>>>>
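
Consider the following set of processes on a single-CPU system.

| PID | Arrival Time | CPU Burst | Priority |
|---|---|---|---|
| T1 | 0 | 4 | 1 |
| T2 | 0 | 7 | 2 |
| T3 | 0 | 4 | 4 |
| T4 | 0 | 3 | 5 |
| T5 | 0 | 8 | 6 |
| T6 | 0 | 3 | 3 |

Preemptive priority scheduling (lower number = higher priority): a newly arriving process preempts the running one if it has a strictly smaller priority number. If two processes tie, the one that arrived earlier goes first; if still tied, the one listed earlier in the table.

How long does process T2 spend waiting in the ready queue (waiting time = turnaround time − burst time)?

4

Timeline: | T1 0-4 | T2 4-11 | T6 11-14 | T3 14-18 | T4 18-21 | T5 21-29 |
Completion: T1=4  T2=11  T3=18  T4=21  T5=29  T6=14
Waiting(T2) = turnaround − burst = 11 − 7 = 4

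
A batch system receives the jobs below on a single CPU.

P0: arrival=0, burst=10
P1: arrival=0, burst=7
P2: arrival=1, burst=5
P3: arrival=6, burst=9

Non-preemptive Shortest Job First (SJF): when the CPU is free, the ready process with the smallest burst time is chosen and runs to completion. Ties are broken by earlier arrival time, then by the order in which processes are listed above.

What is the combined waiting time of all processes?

Timeline: | P1 0-7 | P2 7-12 | P3 12-21 | P0 21-31 |
Completion: P0=31  P1=7  P2=12  P3=21
Waiting = turnaround − burst: P0=21, P1=0, P2=6, P3=6
Total waiting = 21 + 0 + 6 + 6 = 33

33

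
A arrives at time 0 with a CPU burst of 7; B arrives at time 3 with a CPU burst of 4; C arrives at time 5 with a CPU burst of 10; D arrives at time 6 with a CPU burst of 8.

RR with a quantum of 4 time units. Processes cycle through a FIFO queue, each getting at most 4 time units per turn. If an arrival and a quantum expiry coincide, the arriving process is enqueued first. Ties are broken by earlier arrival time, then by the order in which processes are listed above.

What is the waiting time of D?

Gantt: | A 0-4 | B 4-8 | A 8-11 | C 11-15 | D 15-19 | C 19-23 | D 23-27 | C 27-29 |
Completion: A=11  B=8  C=29  D=27
Turnaround (C−A): A=11  B=5  C=24  D=21
Waiting(D) = turnaround − burst = 21 − 8 = 13

13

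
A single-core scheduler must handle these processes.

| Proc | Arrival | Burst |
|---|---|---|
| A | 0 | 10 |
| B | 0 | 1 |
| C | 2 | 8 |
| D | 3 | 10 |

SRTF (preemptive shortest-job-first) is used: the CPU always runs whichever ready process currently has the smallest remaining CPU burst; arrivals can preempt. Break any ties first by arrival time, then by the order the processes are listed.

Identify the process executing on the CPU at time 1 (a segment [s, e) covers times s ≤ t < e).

A

Timeline: | B 0-1 | A 1-2 | C 2-10 | A 10-19 | D 19-29 |
Completion: A=19  B=1  C=10  D=29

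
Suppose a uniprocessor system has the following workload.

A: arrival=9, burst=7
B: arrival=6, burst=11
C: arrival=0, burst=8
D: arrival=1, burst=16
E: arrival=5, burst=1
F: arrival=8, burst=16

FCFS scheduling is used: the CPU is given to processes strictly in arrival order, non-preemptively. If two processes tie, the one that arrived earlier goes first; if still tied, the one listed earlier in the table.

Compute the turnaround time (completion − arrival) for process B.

Timeline: | C 0-8 | D 8-24 | E 24-25 | B 25-36 | F 36-52 | A 52-59 |
Completion: A=59  B=36  C=8  D=24  E=25  F=52
Turnaround (C−A): A=50  B=30  C=8  D=23  E=20  F=44
Turnaround(B) = completion − arrival = 36 − 6 = 30

30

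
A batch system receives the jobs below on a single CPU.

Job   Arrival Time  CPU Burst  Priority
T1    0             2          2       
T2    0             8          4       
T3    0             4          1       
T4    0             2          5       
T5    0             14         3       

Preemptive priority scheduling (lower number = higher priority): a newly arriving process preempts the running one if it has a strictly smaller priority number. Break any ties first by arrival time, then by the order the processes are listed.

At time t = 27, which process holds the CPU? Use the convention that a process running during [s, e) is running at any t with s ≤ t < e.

Timeline: | T3 0-4 | T1 4-6 | T5 6-20 | T2 20-28 | T4 28-30 |
Completion: T1=6  T2=28  T3=4  T4=30  T5=20
Turnaround (C−A): T1=6  T2=28  T3=4  T4=30  T5=20

T2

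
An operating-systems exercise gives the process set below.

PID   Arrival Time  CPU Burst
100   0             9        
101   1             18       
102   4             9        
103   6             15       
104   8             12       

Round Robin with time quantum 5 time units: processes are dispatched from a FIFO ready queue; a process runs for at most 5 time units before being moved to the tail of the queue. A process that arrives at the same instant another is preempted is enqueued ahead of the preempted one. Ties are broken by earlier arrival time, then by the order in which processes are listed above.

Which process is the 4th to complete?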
<<<<
*Goal of the exercise*. Exactly as shown above, write out all the records.

*Reply to the exercise*.
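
Consider the following set of processes on a single-CPU system.

| PID | Arrival Time | CPU Burst | Priority |
|---|---|---|---|
| T1 | 0 | 4 | 1 |
| T2 | 0 | 7 | 2 |
| T3 | 0 | 4 | 4 |
| T4 | 0 | 3 | 5 |
| T5 | 0 | 8 | 6 |
| T6 | 0 | 3 | 3 |

Preemptive priority scheduling (lower number = higher priority): a newly arriving process preempts the running one if it has a strictly smaller priority number. If two processes tie, the one that arrived earlier goes first; if still tied, the one listed earlier in the table.

How long does process T2 spend waiting in the ready queue (waiting time = turnaround time − burst time)?

4

Timeline: | T1 0-4 | T2 4-11 | T6 11-14 | T3 14-18 | T4 18-21 | T5 21-29 |
Completion: T1=4  T2=11  T3=18  T4=21  T5=29  T6=14
Waiting(T2) = turnaround − burst = 11 − 7 = 4

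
A batch system receives the jobs below on a single CPU.

P0: arrival=0, burst=10
P1: arrival=0, burst=7
P2: arrival=1, burst=5
P3: arrival=6, burst=9

Non-preemptive Shortest Job First (SJF): when the CPU is free, the ready process with the smallest burst time is chosen and runs to completion. Ties are broken by earlier arrival time, then by the order in which processes are listed above.

What is the combined waiting time of all processes?

Timeline: | P1 0-7 | P2 7-12 | P3 12-21 | P0 21-31 |
Completion: P0=31  P1=7  P2=12  P3=21
Waiting = turnaround − burst: P0=21, P1=0, P2=6, P3=6
Total waiting = 21 + 0 + 6 + 6 = 33

33

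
A arrives at time 0 with a CPU burst of 7; B arrives at time 3 with a CPU burst of 4; C arrives at time 5 with a CPU burst of 10; D arrives at time 6 with a CPU burst of 8.

RR with a quantum of 4 time units. Processes cycle through a FIFO queue, each getting at most 4 time units per turn. If an arrival and a quantum expiry coincide, the arriving process is enqueued first. Ties are broken by earlier arrival time, then by the order in which processes are listed above.

What is the waiting time of D?

Gantt: | A 0-4 | B 4-8 | A 8-11 | C 11-15 | D 15-19 | C 19-23 | D 23-27 | C 27-29 |
Completion: A=11  B=8  C=29  D=27
Turnaround (C−A): A=11  B=5  C=24  D=21
Waiting(D) = turnaround − burst = 21 − 8 = 13

13

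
A single-core scheduler must handle these processes.

| Proc | Arrival | Burst |
|---|---|---|
| A | 0 | 10 |
| B | 0 | 1 |
| C | 2 | 8 |
| D | 3 | 10 |

SRTF (preemptive shortest-job-first) is used: the CPU always runs whichever ready process currently has the smallest remaining CPU burst; arrivals can preempt. Break any ties first by arrival time, then by the order the processes are listed.

Identify the process executing on the CPU at time 1 (a segment [s, e) covers times s ≤ t < e).

A

Timeline: | B 0-1 | A 1-2 | C 2-10 | A 10-19 | D 19-29 |
Completion: A=19  B=1  C=10  D=29

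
Suppose a uniprocessor system has the following workload.

A: arrival=9, burst=7
B: arrival=6, burst=11
C: arrival=0, burst=8
D: arrival=1, burst=16
E: arrival=5, burst=1
F: arrival=8, burst=16

FCFS scheduling is used: the CPU is given to processes strictly in arrival order, non-preemptively. If two processes tie, the one that arrived earlier goes first; if still tied, the one listed earlier in the table.

Compute the turnaround time (completion − arrival) for process B.

Timeline: | C 0-8 | D 8-24 | E 24-25 | B 25-36 | F 36-52 | A 52-59 |
Completion: A=59  B=36  C=8  D=24  E=25  F=52
Turnaround (C−A): A=50  B=30  C=8  D=23  E=20  F=44
Turnaround(B) = completion − arrival = 36 − 6 = 30

30

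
A batch system receives the jobs below on a single CPU.

Job   Arrival Time  CPU Burst  Priority
T1    0             2          2       
T2    0             8          4       
T3    0             4          1       
T4    0             2          5       
T5    0             14         3       

Preemptive priority scheduling (lower number = higher priority): a newly arriving process preempts the running one if it has a strictly smaller priority number. Break any ties first by arrival time, then by the order the processes are listed.

At time t = 27, which process holds the CPU? Use the convention that a process running during [s, e) is running at any t with s ≤ t < e.

Timeline: | T3 0-4 | T1 4-6 | T5 6-20 | T2 20-28 | T4 28-30 |
Completion: T1=6  T2=28  T3=4  T4=30  T5=20
Turnaround (C−A): T1=6  T2=28  T3=4  T4=30  T5=20

T2

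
An operating-systems exercise gives the process set below.

PID   Arrival Time  CPU Burst
100   0             9        
101   1             18       
102   4             9        
103   6             15       
104   8             12       

Round Robin with time quantum 5 time units: processes are dispatched from a FIFO ready queue; a process runs for at most 5 time units before being moved to the tail of the queue. A process that arrives at the same instant another is preempted is enqueued ahead of the preempted one. Ties are broken by earlier arrival time, then by the order in which processes are listed above.

Which process is the 4th to complete?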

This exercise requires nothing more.